WHAT THE TASK REQUIRES:
Nothing should differ. Repeat every record as written.

LISTED ENTRIES:
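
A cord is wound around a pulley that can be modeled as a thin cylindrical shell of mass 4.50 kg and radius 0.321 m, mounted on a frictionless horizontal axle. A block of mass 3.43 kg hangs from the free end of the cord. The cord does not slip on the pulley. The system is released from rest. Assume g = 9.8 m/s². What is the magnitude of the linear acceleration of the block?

a ≈ 4.24 m/s²

I = MR² = (4.50)(0.321)² = 0.4637 kg·m².
Block: mg − T = ma. Pulley: TR = Iα. No-slip: a = αR, so T = (I/R²)a = 4.500·a.
Then mg = (m + 4.500)a, so a = (3.43)(9.8)/(3.43 + 4.500) = 4.239 m/s².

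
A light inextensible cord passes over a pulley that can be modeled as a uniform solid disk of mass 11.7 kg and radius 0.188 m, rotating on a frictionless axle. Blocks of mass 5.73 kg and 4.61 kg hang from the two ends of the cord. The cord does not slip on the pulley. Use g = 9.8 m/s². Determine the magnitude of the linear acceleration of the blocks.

a ≈ 0.678 m/s²

I = ½MR² = (1/2)(11.7)(0.188)² = 0.2068 kg·m².
Heavier block: m₁g − T₁ = m₁a. Lighter block: T₂ − m₂g = m₂a.
Pulley: (T₁ − T₂)R = Iα = I(a/R), so T₁ − T₂ = (I/R²)a = (1/2)M_p a = 5.850·a.
Adding the three: (m₁ − m₂)g = (m₁ + m₂ + 5.850)a, so a = (5.73 − 4.61)(9.8)/(5.73 + 4.61 + 5.850) = 0.6779 m/s².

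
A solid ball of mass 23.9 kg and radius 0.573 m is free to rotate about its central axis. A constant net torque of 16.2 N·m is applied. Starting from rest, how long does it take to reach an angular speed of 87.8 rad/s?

t ≈ 17.0 s

I = (2/5)MR² = (2/5)(23.9)(0.573)² = 3.139 kg·m².
α = τ/I = 16.2/3.139 = 5.161 rad/s².
ω = αt ⇒ t = ω/α = 87.8/5.161 = 17.01 s.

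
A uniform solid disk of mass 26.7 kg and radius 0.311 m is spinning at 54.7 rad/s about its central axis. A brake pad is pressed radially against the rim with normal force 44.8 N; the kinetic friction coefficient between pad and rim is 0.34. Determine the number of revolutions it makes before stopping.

≈ 64.9 revolutions

I = ½MR² = (1/2)(26.7)(0.311)² = 1.291 kg·m².
Friction force f = μN = (0.34)(44.8) = 15.23 N at the rim; torque magnitude τ = fR = 4.737 N·m, opposing ω.
|α| = τ/I = 4.737/1.291 = 3.669 rad/s² (deceleration).
ω² = ω₀² − 2|α|θ with ω = 0 ⇒ θ = ω₀²/(2|α|) = 407.8 rad = 64.90 rev.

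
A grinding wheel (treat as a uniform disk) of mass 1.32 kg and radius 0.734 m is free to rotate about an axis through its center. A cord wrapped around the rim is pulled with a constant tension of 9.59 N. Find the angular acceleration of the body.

I = ½MR² = (1/2)(1.32)(0.734)² = 0.3556 kg·m².
τ = F R = (9.59)(0.734) = 7.039 N·m.
From τ = Iα: α = 7.039/0.3556 = 19.80 rad/s².

α ≈ 19.8 rad/s²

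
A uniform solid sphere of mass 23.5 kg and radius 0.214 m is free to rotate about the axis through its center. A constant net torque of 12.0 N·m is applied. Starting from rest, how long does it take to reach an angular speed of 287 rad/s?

t ≈ 10.3 s

I = (2/5)MR² = (2/5)(23.5)(0.214)² = 0.4305 kg·m².
α = τ/I = 12.0/0.4305 = 27.88 rad/s².
ω = αt ⇒ t = ω/α = 287/27.88 = 10.30 s.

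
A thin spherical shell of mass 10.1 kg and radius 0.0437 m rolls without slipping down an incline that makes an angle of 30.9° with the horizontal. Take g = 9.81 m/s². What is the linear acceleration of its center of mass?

a ≈ 3.02 m/s²

Translation along the incline: Mg sinθ − f = Ma.
Rotation about the center: fR = Iα with I = (2/3)MR². No-slip gives a = αR, so f = (I/R²)a = (2/3)M a.
Substituting: Mg sinθ = (1 + 0.6667)Ma, so a = g sinθ/(1 + 0.6667) = (9.81) sin 30.9° / 1.667 = 3.023 m/s².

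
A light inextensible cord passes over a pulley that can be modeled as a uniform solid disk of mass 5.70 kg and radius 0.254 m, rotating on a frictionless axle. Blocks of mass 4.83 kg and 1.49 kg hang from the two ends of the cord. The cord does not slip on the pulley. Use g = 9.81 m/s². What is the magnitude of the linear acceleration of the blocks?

a ≈ 3.57 m/s²

I = ½MR² = (1/2)(5.70)(0.254)² = 0.1839 kg·m².
Heavier block: m₁g − T₁ = m₁a. Lighter block: T₂ − m₂g = m₂a.
Pulley: (T₁ − T₂)R = Iα = I(a/R), so T₁ − T₂ = (I/R²)a = (1/2)M_p a = 2.850·a.
Adding the three: (m₁ − m₂)g = (m₁ + m₂ + 2.850)a, so a = (4.83 − 1.49)(9.81)/(4.83 + 1.49 + 2.850) = 3.573 m/s².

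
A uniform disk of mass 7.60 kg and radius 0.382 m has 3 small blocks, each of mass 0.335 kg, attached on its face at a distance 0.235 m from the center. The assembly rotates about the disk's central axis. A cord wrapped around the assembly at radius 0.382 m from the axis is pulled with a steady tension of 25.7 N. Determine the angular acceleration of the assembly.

α ≈ 16.1 rad/s²

I_disk = ½MR² = ½(7.60)(0.382)² = 0.5545 kg·m².
I_blocks = 3·m·r² = 3(0.335)(0.235)² = 0.05550 kg·m².
Total I = 0.6100 kg·m².
τ = F r = (25.7)(0.382) = 9.817 N·m.
α = τ/I = 9.817/0.6100 = 16.09 rad/s².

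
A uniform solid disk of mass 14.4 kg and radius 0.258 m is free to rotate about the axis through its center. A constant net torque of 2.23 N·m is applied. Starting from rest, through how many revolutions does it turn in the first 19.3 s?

I = ½MR² = (1/2)(14.4)(0.258)² = 0.4793 kg·m².
α = τ/I = 2.23/0.4793 = 4.653 rad/s².
θ = ½αt² = ½(4.653)(19.3)² = 866.6 rad.
Revolutions = θ/(2π) = 137.9.

≈ 138 revolutions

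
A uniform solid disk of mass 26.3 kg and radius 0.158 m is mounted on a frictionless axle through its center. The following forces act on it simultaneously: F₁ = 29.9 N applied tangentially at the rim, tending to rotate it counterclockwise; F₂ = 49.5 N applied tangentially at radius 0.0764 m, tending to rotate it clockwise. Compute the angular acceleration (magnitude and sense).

α ≈ 2.87 rad/s², counterclockwise

I = ½MR² = (1/2)(26.3)(0.158)² = 0.3283 kg·m².
Taking counterclockwise as positive: τ₁ = +(29.9)(0.158) = +4.724 N·m; τ₂ = −(49.5)(0.0764) = −3.782 N·m.
Net torque τ = 0.9424 N·m.
α = τ/I = 0.9424/0.3283 = 2.871 rad/s².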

WRITTEN ANSWER:
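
A cord is wound around a pulley that can be modeled as a thin cylindrical shell of mass 4.50 kg and radius 0.321 m, mounted on a frictionless horizontal axle. A block of mass 3.43 kg hangs from the free end of the cord. The cord does not slip on the pulley. The system is released from rest. Assume g = 9.8 m/s². What is the magnitude of the linear acceleration of the block?

a ≈ 4.24 m/s²

I = MR² = (4.50)(0.321)² = 0.4637 kg·m².
Block: mg − T = ma. Pulley: TR = Iα. No-slip: a = αR, so T = (I/R²)a = 4.500·a.
Then mg = (m + 4.500)a, so a = (3.43)(9.8)/(3.43 + 4.500) = 4.239 m/s².

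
A light inextensible cord passes over a pulley that can be modeled as a uniform solid disk of mass 11.7 kg and radius 0.188 m, rotating on a frictionless axle. Blocks of mass 5.73 kg and 4.61 kg hang from the two ends of the cord. The cord does not slip on the pulley. Use g = 9.8 m/s². Determine the magnitude of the linear acceleration of the blocks.

a ≈ 0.678 m/s²

I = ½MR² = (1/2)(11.7)(0.188)² = 0.2068 kg·m².
Heavier block: m₁g − T₁ = m₁a. Lighter block: T₂ − m₂g = m₂a.
Pulley: (T₁ − T₂)R = Iα = I(a/R), so T₁ − T₂ = (I/R²)a = (1/2)M_p a = 5.850·a.
Adding the three: (m₁ − m₂)g = (m₁ + m₂ + 5.850)a, so a = (5.73 − 4.61)(9.8)/(5.73 + 4.61 + 5.850) = 0.6779 m/s².

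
A solid ball of mass 23.9 kg and radius 0.573 m is free to rotate about its central axis. A constant net torque of 16.2 N·m is applied. Starting from rest, how long does it take to reach an angular speed of 87.8 rad/s?

t ≈ 17.0 s

I = (2/5)MR² = (2/5)(23.9)(0.573)² = 3.139 kg·m².
α = τ/I = 16.2/3.139 = 5.161 rad/s².
ω = αt ⇒ t = ω/α = 87.8/5.161 = 17.01 s.

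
A uniform solid disk of mass 26.7 kg and radius 0.311 m is spinning at 54.7 rad/s about its central axis. A brake pad is pressed radially against the rim with normal force 44.8 N; the kinetic friction coefficient between pad and rim is 0.34. Determine the number of revolutions it makes before stopping.

≈ 64.9 revolutions

I = ½MR² = (1/2)(26.7)(0.311)² = 1.291 kg·m².
Friction force f = μN = (0.34)(44.8) = 15.23 N at the rim; torque magnitude τ = fR = 4.737 N·m, opposing ω.
|α| = τ/I = 4.737/1.291 = 3.669 rad/s² (deceleration).
ω² = ω₀² − 2|α|θ with ω = 0 ⇒ θ = ω₀²/(2|α|) = 407.8 rad = 64.90 rev.

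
A grinding wheel (treat as a uniform disk) of mass 1.32 kg and radius 0.734 m is free to rotate about an axis through its center. A cord wrapped around the rim is pulled with a constant tension of 9.59 N. Find the angular acceleration of the body.

I = ½MR² = (1/2)(1.32)(0.734)² = 0.3556 kg·m².
τ = F R = (9.59)(0.734) = 7.039 N·m.
From τ = Iα: α = 7.039/0.3556 = 19.80 rad/s².

α ≈ 19.8 rad/s²

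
A uniform solid sphere of mass 23.5 kg and radius 0.214 m is free to rotate about the axis through its center. A constant net torque of 12.0 N·m is applied. Starting from rest, how long does it take to reach an angular speed of 287 rad/s?

t ≈ 10.3 s

I = (2/5)MR² = (2/5)(23.5)(0.214)² = 0.4305 kg·m².
α = τ/I = 12.0/0.4305 = 27.88 rad/s².
ω = αt ⇒ t = ω/α = 287/27.88 = 10.30 s.

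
A thin spherical shell of mass 10.1 kg and radius 0.0437 m rolls without slipping down an incline that makes an angle of 30.9° with the horizontal. Take g = 9.81 m/s². What is the linear acceleration of its center of mass?

a ≈ 3.02 m/s²

Translation along the incline: Mg sinθ − f = Ma.
Rotation about the center: fR = Iα with I = (2/3)MR². No-slip gives a = αR, so f = (I/R²)a = (2/3)M a.
Substituting: Mg sinθ = (1 + 0.6667)Ma, so a = g sinθ/(1 + 0.6667) = (9.81) sin 30.9° / 1.667 = 3.023 m/s².

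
A light inextensible cord passes over a pulley that can be modeled as a uniform solid disk of mass 5.70 kg and radius 0.254 m, rotating on a frictionless axle. Blocks of mass 4.83 kg and 1.49 kg hang from the two ends of the cord. The cord does not slip on the pulley. Use g = 9.81 m/s². What is the magnitude of the linear acceleration of the blocks?

a ≈ 3.57 m/s²

I = ½MR² = (1/2)(5.70)(0.254)² = 0.1839 kg·m².
Heavier block: m₁g − T₁ = m₁a. Lighter block: T₂ − m₂g = m₂a.
Pulley: (T₁ − T₂)R = Iα = I(a/R), so T₁ − T₂ = (I/R²)a = (1/2)M_p a = 2.850·a.
Adding the three: (m₁ − m₂)g = (m₁ + m₂ + 2.850)a, so a = (4.83 − 1.49)(9.81)/(4.83 + 1.49 + 2.850) = 3.573 m/s².

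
A uniform disk of mass 7.60 kg and radius 0.382 m has 3 small blocks, each of mass 0.335 kg, attached on its face at a distance 0.235 m from the center. The assembly rotates about the disk's central axis. A cord wrapped around the assembly at radius 0.382 m from the axis is pulled with a steady tension of 25.7 N. Determine the angular acceleration of the assembly.

α ≈ 16.1 rad/s²

I_disk = ½MR² = ½(7.60)(0.382)² = 0.5545 kg·m².
I_blocks = 3·m·r² = 3(0.335)(0.235)² = 0.05550 kg·m².
Total I = 0.6100 kg·m².
τ = F r = (25.7)(0.382) = 9.817 N·m.
α = τ/I = 9.817/0.6100 = 16.09 rad/s².

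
A uniform solid disk of mass 14.4 kg and radius 0.258 m is free to rotate about the axis through its center. A constant net torque of 2.23 N·m is applied. Starting from rest, through how many revolutions does it turn in the first 19.3 s?

I = ½MR² = (1/2)(14.4)(0.258)² = 0.4793 kg·m².
α = τ/I = 2.23/0.4793 = 4.653 rad/s².
θ = ½αt² = ½(4.653)(19.3)² = 866.6 rad.
Revolutions = θ/(2π) = 137.9.

≈ 138 revolutions

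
A uniform solid disk of mass 26.3 kg and radius 0.158 m is mounted on a frictionless axle through its center. The following forces act on it simultaneously: F₁ = 29.9 N applied tangentially at the rim, tending to rotate it counterclockwise; F₂ = 49.5 N applied tangentially at radius 0.0764 m, tending to rotate it clockwise. Compute the angular acceleration (magnitude and sense).

α ≈ 2.87 rad/s², counterclockwise

I = ½MR² = (1/2)(26.3)(0.158)² = 0.3283 kg·m².
Taking counterclockwise as positive: τ₁ = +(29.9)(0.158) = +4.724 N·m; τ₂ = −(49.5)(0.0764) = −3.782 N·m.
Net torque τ = 0.9424 N·m.
α = τ/I = 0.9424/0.3283 = 2.871 rad/s².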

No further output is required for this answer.